- [YOUR GOAL]
Restate the records in their entirety, word for word.

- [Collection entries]
== == ==
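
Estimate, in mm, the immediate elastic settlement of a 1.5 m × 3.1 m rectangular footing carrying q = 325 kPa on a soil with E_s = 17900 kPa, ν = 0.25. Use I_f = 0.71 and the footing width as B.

Immediate (elastic) settlement: S_e = q·B·(1−ν²)/E_s · I_f.
S_e = 325 × 1.5 × (1 − 0.25²) / 17900 × 0.71
    = 325 × 1.5 × 0.9375 / 17900 × 0.71
    = 0.01813 m = 18.13 mm

S_e ≈ 18.1 mm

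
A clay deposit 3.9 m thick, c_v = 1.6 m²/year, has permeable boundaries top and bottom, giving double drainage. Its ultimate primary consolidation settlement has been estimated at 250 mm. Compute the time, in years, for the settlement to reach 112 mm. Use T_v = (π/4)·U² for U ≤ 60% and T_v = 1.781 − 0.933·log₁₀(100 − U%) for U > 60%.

t ≈ 0.375 years

Drainage path length: H_d = H/2 = 1.95 m (double drainage).
U = S(t)/S_ult = 112/250 = 0.448.
U ≤ 60%: T_v = (π/4)·U² = (π/4)×0.448² = 0.15763.
t = T_v·H_d²/c_v = 0.15763×1.95²/1.6 = 0.3746 years.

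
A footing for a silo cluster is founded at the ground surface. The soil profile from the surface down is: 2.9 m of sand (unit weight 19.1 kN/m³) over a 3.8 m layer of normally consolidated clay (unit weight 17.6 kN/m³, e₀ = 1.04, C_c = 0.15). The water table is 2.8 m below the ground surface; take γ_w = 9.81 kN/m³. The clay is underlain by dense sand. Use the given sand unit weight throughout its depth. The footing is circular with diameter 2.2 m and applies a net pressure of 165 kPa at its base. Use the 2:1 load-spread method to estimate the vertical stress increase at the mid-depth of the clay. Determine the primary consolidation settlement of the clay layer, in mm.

Mid-depth of clay below the ground surface: z = 2.9 + 3.8/2 = 4.8 m.
Total vertical stress at mid-clay: σ_v = 19.1×2.9 + 17.6×1.9 = 88.83 kPa.
Pore pressure: u = 9.81×(4.8 − 2.8) = 19.62 kPa.
Initial effective stress: σ'_0 = σ_v − u = 88.83 − 19.62 = 69.21 kPa.
Stress increase at mid-clay by the 2:1 spreading method:
Δσ ≈ qD²/(D+z)² = 165×2.2²/(2.2+4.8)² = 16.298 kPa
Final effective stress: σ'_f = σ'_0 + Δσ = 69.21 + 16.298 = 85.508 kPa.
Normally consolidated clay, so the full stress increment lies on the virgin compression line:
S_c = C_c·H/(1+e₀)·log₁₀(σ'_f/σ'_0) = 0.15×3.8/(1+1.04)×log₁₀(85.508/69.21)
    = 0.27941 × 0.091838 = 0.02566 m

S_c ≈ 25.7 mm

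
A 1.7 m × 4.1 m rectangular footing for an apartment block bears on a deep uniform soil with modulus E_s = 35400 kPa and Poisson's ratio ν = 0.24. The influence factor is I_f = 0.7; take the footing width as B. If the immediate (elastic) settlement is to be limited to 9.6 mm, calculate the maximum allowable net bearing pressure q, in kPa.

S_e = q·B·(1−ν²)/E_s · I_f  ⇒  q = S_e·E_s / (B·(1−ν²)·I_f).
q = 0.0096 × 35400 / (1.7 × 0.9424 × 0.7) = 303 kPa

q ≈ 303 kPa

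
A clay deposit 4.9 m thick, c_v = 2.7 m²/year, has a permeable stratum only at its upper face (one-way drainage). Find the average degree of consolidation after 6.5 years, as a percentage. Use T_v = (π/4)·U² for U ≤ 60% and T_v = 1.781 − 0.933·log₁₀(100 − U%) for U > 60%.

U ≈ 86.7 %

Drainage path length: H_d = H = 4.9 m (single drainage).
T_v = c_v·t/H_d² = 2.7×6.5/4.9² = 0.73095.
T_v = 0.73095 corresponds to the U > 60% branch:
U = 1 − 10^((1.781 − T_v)/0.933)/100 = 0.8665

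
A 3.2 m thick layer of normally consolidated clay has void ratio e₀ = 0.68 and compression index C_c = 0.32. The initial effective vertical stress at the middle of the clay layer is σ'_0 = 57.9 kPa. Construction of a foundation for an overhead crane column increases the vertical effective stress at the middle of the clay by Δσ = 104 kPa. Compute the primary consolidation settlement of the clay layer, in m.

Final effective stress: σ'_f = σ'_0 + Δσ = 57.9 + 104 = 161.9 kPa.
Normally consolidated clay, so the full stress increment lies on the virgin compression line:
S_c = C_c·H/(1+e₀)·log₁₀(σ'_f/σ'_0) = 0.32×3.2/(1+0.68)×log₁₀(161.9/57.9)
    = 0.60952 × 0.44657 = 0.2722 m

S_c ≈ 0.272 m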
== == ==
- [EXERCISE SOLUTION]
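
Estimate, in mm, the immediate elastic settlement of a 1.5 m × 3.1 m rectangular footing carrying q = 325 kPa on a soil with E_s = 17900 kPa, ν = 0.25. Use I_f = 0.71 and the footing width as B.

Immediate (elastic) settlement: S_e = q·B·(1−ν²)/E_s · I_f.
S_e = 325 × 1.5 × (1 − 0.25²) / 17900 × 0.71
    = 325 × 1.5 × 0.9375 / 17900 × 0.71
    = 0.01813 m = 18.13 mm

S_e ≈ 18.1 mm

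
A clay deposit 3.9 m thick, c_v = 1.6 m²/year, has permeable boundaries top and bottom, giving double drainage. Its ultimate primary consolidation settlement has been estimated at 250 mm. Compute the time, in years, for the settlement to reach 112 mm. Use T_v = (π/4)·U² for U ≤ 60% and T_v = 1.781 − 0.933·log₁₀(100 − U%) for U > 60%.

t ≈ 0.375 years

Drainage path length: H_d = H/2 = 1.95 m (double drainage).
U = S(t)/S_ult = 112/250 = 0.448.
U ≤ 60%: T_v = (π/4)·U² = (π/4)×0.448² = 0.15763.
t = T_v·H_d²/c_v = 0.15763×1.95²/1.6 = 0.3746 years.

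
A footing for a silo cluster is founded at the ground surface. The soil profile from the surface down is: 2.9 m of sand (unit weight 19.1 kN/m³) over a 3.8 m layer of normally consolidated clay (unit weight 17.6 kN/m³, e₀ = 1.04, C_c = 0.15). The water table is 2.8 m below the ground surface; take γ_w = 9.81 kN/m³. The clay is underlain by dense sand. Use the given sand unit weight throughout its depth. The footing is circular with diameter 2.2 m and applies a net pressure of 165 kPa at its base. Use the 2:1 load-spread method to estimate the vertical stress increase at the mid-depth of the clay. Determine the primary consolidation settlement of the clay layer, in mm.

Mid-depth of clay below the ground surface: z = 2.9 + 3.8/2 = 4.8 m.
Total vertical stress at mid-clay: σ_v = 19.1×2.9 + 17.6×1.9 = 88.83 kPa.
Pore pressure: u = 9.81×(4.8 − 2.8) = 19.62 kPa.
Initial effective stress: σ'_0 = σ_v − u = 88.83 − 19.62 = 69.21 kPa.
Stress increase at mid-clay by the 2:1 spreading method:
Δσ ≈ qD²/(D+z)² = 165×2.2²/(2.2+4.8)² = 16.298 kPa
Final effective stress: σ'_f = σ'_0 + Δσ = 69.21 + 16.298 = 85.508 kPa.
Normally consolidated clay, so the full stress increment lies on the virgin compression line:
S_c = C_c·H/(1+e₀)·log₁₀(σ'_f/σ'_0) = 0.15×3.8/(1+1.04)×log₁₀(85.508/69.21)
    = 0.27941 × 0.091838 = 0.02566 m

S_c ≈ 25.7 mm

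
A 1.7 m × 4.1 m rectangular footing for an apartment block bears on a deep uniform soil with modulus E_s = 35400 kPa and Poisson's ratio ν = 0.24. The influence factor is I_f = 0.7; take the footing width as B. If the immediate (elastic) settlement is to be limited to 9.6 mm, calculate the maximum allowable net bearing pressure q, in kPa.

S_e = q·B·(1−ν²)/E_s · I_f  ⇒  q = S_e·E_s / (B·(1−ν²)·I_f).
q = 0.0096 × 35400 / (1.7 × 0.9424 × 0.7) = 303 kPa

q ≈ 303 kPa

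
A clay deposit 4.9 m thick, c_v = 2.7 m²/year, has a permeable stratum only at its upper face (one-way drainage). Find the average degree of consolidation after 6.5 years, as a percentage. Use T_v = (π/4)·U² for U ≤ 60% and T_v = 1.781 − 0.933·log₁₀(100 − U%) for U > 60%.

U ≈ 86.7 %

Drainage path length: H_d = H = 4.9 m (single drainage).
T_v = c_v·t/H_d² = 2.7×6.5/4.9² = 0.73095.
T_v = 0.73095 corresponds to the U > 60% branch:
U = 1 − 10^((1.781 − T_v)/0.933)/100 = 0.8665

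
A 3.2 m thick layer of normally consolidated clay has void ratio e₀ = 0.68 and compression index C_c = 0.32. The initial effective vertical stress at the middle of the clay layer is σ'_0 = 57.9 kPa. Construction of a foundation for an overhead crane column increases the vertical effective stress at the middle of the clay by Δσ = 104 kPa. Compute the primary consolidation settlement of the clay layer, in m.

Final effective stress: σ'_f = σ'_0 + Δσ = 57.9 + 104 = 161.9 kPa.
Normally consolidated clay, so the full stress increment lies on the virgin compression line:
S_c = C_c·H/(1+e₀)·log₁₀(σ'_f/σ'_0) = 0.32×3.2/(1+0.68)×log₁₀(161.9/57.9)
    = 0.60952 × 0.44657 = 0.2722 m

S_c ≈ 0.272 m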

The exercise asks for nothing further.